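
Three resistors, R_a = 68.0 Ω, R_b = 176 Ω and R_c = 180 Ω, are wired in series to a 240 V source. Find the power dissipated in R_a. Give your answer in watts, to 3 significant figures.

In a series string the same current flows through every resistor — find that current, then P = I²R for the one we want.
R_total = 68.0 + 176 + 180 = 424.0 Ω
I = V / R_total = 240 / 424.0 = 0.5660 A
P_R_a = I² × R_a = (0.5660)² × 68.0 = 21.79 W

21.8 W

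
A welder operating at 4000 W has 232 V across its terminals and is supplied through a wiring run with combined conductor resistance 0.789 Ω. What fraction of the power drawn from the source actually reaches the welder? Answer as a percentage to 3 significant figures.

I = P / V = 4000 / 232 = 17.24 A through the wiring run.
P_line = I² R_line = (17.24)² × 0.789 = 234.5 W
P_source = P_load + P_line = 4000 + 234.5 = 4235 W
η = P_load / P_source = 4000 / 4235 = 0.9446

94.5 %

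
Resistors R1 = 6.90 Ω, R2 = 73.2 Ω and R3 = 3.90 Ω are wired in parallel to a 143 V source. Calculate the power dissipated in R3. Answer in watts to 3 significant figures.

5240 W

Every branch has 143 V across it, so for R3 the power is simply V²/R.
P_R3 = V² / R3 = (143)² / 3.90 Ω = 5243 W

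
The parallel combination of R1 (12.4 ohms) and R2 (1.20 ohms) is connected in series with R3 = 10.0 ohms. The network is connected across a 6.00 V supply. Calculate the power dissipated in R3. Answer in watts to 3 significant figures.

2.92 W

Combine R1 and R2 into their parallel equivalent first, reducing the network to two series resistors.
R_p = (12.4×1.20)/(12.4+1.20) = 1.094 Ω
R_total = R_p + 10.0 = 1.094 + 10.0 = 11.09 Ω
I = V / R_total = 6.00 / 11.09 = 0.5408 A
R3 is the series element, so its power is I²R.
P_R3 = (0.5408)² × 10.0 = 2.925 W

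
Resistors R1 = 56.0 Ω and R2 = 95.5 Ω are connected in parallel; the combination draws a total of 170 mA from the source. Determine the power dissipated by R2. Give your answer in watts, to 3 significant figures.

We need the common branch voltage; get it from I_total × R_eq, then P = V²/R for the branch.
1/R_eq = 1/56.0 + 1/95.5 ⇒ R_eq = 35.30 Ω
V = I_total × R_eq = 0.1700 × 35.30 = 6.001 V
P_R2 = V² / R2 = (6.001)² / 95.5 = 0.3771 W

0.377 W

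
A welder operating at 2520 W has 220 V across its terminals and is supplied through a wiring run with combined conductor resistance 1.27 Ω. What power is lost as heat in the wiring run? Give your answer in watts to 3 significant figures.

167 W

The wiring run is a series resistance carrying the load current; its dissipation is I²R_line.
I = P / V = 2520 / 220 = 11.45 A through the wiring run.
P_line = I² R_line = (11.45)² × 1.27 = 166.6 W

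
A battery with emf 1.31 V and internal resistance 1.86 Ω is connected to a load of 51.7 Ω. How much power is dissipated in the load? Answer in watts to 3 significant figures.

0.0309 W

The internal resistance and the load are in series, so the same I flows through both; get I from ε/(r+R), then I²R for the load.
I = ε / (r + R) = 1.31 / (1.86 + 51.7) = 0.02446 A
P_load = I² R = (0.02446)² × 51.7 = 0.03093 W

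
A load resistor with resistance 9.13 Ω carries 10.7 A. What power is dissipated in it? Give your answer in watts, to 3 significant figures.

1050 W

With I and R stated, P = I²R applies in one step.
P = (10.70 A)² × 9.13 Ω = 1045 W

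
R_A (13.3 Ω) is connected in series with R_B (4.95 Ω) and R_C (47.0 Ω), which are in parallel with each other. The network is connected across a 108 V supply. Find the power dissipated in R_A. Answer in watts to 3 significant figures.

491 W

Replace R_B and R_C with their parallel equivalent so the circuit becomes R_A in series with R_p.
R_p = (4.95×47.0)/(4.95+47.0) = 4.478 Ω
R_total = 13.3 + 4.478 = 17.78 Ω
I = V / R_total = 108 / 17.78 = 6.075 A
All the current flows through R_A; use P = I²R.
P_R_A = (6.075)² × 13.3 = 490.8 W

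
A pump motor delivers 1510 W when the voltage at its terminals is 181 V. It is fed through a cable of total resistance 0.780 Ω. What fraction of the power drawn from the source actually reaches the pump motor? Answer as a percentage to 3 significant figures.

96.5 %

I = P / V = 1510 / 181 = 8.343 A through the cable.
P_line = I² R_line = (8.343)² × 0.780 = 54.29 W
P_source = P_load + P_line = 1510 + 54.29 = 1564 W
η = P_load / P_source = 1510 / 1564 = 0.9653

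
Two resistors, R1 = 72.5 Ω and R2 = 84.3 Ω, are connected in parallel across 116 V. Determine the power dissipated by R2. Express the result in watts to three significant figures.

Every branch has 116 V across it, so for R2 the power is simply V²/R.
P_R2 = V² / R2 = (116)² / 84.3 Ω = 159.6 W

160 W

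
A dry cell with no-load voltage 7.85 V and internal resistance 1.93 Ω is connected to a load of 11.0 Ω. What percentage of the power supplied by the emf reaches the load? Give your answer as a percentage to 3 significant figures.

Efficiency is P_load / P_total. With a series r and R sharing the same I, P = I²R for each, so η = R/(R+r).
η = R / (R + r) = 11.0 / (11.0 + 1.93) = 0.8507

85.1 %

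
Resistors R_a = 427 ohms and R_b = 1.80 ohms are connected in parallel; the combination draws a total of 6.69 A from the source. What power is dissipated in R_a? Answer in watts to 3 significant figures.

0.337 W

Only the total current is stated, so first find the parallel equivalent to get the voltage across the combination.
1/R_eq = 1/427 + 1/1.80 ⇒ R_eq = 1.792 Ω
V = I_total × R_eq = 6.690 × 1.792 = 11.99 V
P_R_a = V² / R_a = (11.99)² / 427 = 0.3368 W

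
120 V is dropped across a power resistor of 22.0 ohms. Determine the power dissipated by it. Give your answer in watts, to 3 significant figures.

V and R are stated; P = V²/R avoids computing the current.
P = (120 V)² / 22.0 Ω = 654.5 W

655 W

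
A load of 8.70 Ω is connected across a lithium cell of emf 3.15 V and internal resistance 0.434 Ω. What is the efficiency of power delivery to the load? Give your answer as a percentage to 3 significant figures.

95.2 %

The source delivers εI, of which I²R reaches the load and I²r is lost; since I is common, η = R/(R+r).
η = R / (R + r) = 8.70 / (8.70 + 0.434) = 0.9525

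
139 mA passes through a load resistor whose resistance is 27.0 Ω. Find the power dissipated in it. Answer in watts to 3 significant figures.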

- Task to complete: Make a precise copy of the records in their entirety.

- Task result:
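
Three resistors, R_a = 68.0 Ω, R_b = 176 Ω and R_c = 180 Ω, are wired in series to a 240 V source. Find the power dissipated in R_a. Give your answer in watts, to 3 significant figures.

In a series string the same current flows through every resistor — find that current, then P = I²R for the one we want.
R_total = 68.0 + 176 + 180 = 424.0 Ω
I = V / R_total = 240 / 424.0 = 0.5660 A
P_R_a = I² × R_a = (0.5660)² × 68.0 = 21.79 W

21.8 W

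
A welder operating at 4000 W has 232 V across its terminals and is supplied through a wiring run with combined conductor resistance 0.789 Ω. What fraction of the power drawn from the source actually reaches the welder? Answer as a percentage to 3 significant figures.

I = P / V = 4000 / 232 = 17.24 A through the wiring run.
P_line = I² R_line = (17.24)² × 0.789 = 234.5 W
P_source = P_load + P_line = 4000 + 234.5 = 4235 W
η = P_load / P_source = 4000 / 4235 = 0.9446

94.5 %

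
Resistors R1 = 6.90 Ω, R2 = 73.2 Ω and R3 = 3.90 Ω are wired in parallel to a 143 V source. Calculate the power dissipated in R3. Answer in watts to 3 significant figures.

5240 W

Every branch has 143 V across it, so for R3 the power is simply V²/R.
P_R3 = V² / R3 = (143)² / 3.90 Ω = 5243 W

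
The parallel combination of R1 (12.4 ohms) and R2 (1.20 ohms) is connected in series with R3 = 10.0 ohms. The network is connected across a 6.00 V supply. Calculate the power dissipated in R3. Answer in watts to 3 significant figures.

2.92 W

Combine R1 and R2 into their parallel equivalent first, reducing the network to two series resistors.
R_p = (12.4×1.20)/(12.4+1.20) = 1.094 Ω
R_total = R_p + 10.0 = 1.094 + 10.0 = 11.09 Ω
I = V / R_total = 6.00 / 11.09 = 0.5408 A
R3 is the series element, so its power is I²R.
P_R3 = (0.5408)² × 10.0 = 2.925 W

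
Resistors R1 = 56.0 Ω and R2 = 95.5 Ω are connected in parallel; the combination draws a total of 170 mA from the source. Determine the power dissipated by R2. Give your answer in watts, to 3 significant figures.

We need the common branch voltage; get it from I_total × R_eq, then P = V²/R for the branch.
1/R_eq = 1/56.0 + 1/95.5 ⇒ R_eq = 35.30 Ω
V = I_total × R_eq = 0.1700 × 35.30 = 6.001 V
P_R2 = V² / R2 = (6.001)² / 95.5 = 0.3771 W

0.377 W

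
A welder operating at 2520 W has 220 V across its terminals and is supplied through a wiring run with combined conductor resistance 1.27 Ω. What power is lost as heat in the wiring run? Give your answer in watts to 3 significant figures.

167 W

The wiring run is a series resistance carrying the load current; its dissipation is I²R_line.
I = P / V = 2520 / 220 = 11.45 A through the wiring run.
P_line = I² R_line = (11.45)² × 1.27 = 166.6 W

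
A battery with emf 1.31 V and internal resistance 1.86 Ω is connected to a load of 51.7 Ω. How much power is dissipated in the load? Answer in watts to 3 significant figures.

0.0309 W

The internal resistance and the load are in series, so the same I flows through both; get I from ε/(r+R), then I²R for the load.
I = ε / (r + R) = 1.31 / (1.86 + 51.7) = 0.02446 A
P_load = I² R = (0.02446)² × 51.7 = 0.03093 W

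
A load resistor with resistance 9.13 Ω carries 10.7 A. What power is dissipated in it? Give your answer in watts, to 3 significant figures.

1050 W

With I and R stated, P = I²R applies in one step.
P = (10.70 A)² × 9.13 Ω = 1045 W

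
R_A (13.3 Ω) is connected in series with R_B (4.95 Ω) and R_C (47.0 Ω), which are in parallel with each other. The network is connected across a 108 V supply. Find the power dissipated in R_A. Answer in watts to 3 significant figures.

491 W

Replace R_B and R_C with their parallel equivalent so the circuit becomes R_A in series with R_p.
R_p = (4.95×47.0)/(4.95+47.0) = 4.478 Ω
R_total = 13.3 + 4.478 = 17.78 Ω
I = V / R_total = 108 / 17.78 = 6.075 A
All the current flows through R_A; use P = I²R.
P_R_A = (6.075)² × 13.3 = 490.8 W

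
A pump motor delivers 1510 W when the voltage at its terminals is 181 V. It is fed through a cable of total resistance 0.780 Ω. What fraction of the power drawn from the source actually reaches the pump motor? Answer as a percentage to 3 significant figures.

96.5 %

I = P / V = 1510 / 181 = 8.343 A through the cable.
P_line = I² R_line = (8.343)² × 0.780 = 54.29 W
P_source = P_load + P_line = 1510 + 54.29 = 1564 W
η = P_load / P_source = 1510 / 1564 = 0.9653

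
Two resistors, R1 = 72.5 Ω and R2 = 84.3 Ω, are connected in parallel across 116 V. Determine the power dissipated by R2. Express the result in watts to three significant figures.

Every branch has 116 V across it, so for R2 the power is simply V²/R.
P_R2 = V² / R2 = (116)² / 84.3 Ω = 159.6 W

160 W

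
A dry cell with no-load voltage 7.85 V and internal resistance 1.93 Ω is connected to a load of 11.0 Ω. What percentage of the power supplied by the emf reaches the load? Give your answer as a percentage to 3 significant figures.

Efficiency is P_load / P_total. With a series r and R sharing the same I, P = I²R for each, so η = R/(R+r).
η = R / (R + r) = 11.0 / (11.0 + 1.93) = 0.8507

85.1 %

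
Resistors R_a = 427 ohms and R_b = 1.80 ohms are connected in parallel; the combination draws a total of 6.69 A from the source. What power is dissipated in R_a? Answer in watts to 3 significant figures.

0.337 W

Only the total current is stated, so first find the parallel equivalent to get the voltage across the combination.
1/R_eq = 1/427 + 1/1.80 ⇒ R_eq = 1.792 Ω
V = I_total × R_eq = 6.690 × 1.792 = 11.99 V
P_R_a = V² / R_a = (11.99)² / 427 = 0.3368 W

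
120 V is dropped across a power resistor of 22.0 ohms. Determine the power dissipated by it. Give your answer in watts, to 3 significant figures.

V and R are stated; P = V²/R avoids computing the current.
P = (120 V)² / 22.0 Ω = 654.5 W

655 W

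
A load of 8.70 Ω is connected across a lithium cell of emf 3.15 V and internal resistance 0.434 Ω. What is the efficiency of power delivery to the load? Give your answer as a percentage to 3 significant figures.

95.2 %

The source delivers εI, of which I²R reaches the load and I²r is lost; since I is common, η = R/(R+r).
η = R / (R + r) = 8.70 / (8.70 + 0.434) = 0.9525

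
139 mA passes through a load resistor whose resistance is 27.0 Ω. Find the power dissipated in it. Answer in watts to 3 significant figures.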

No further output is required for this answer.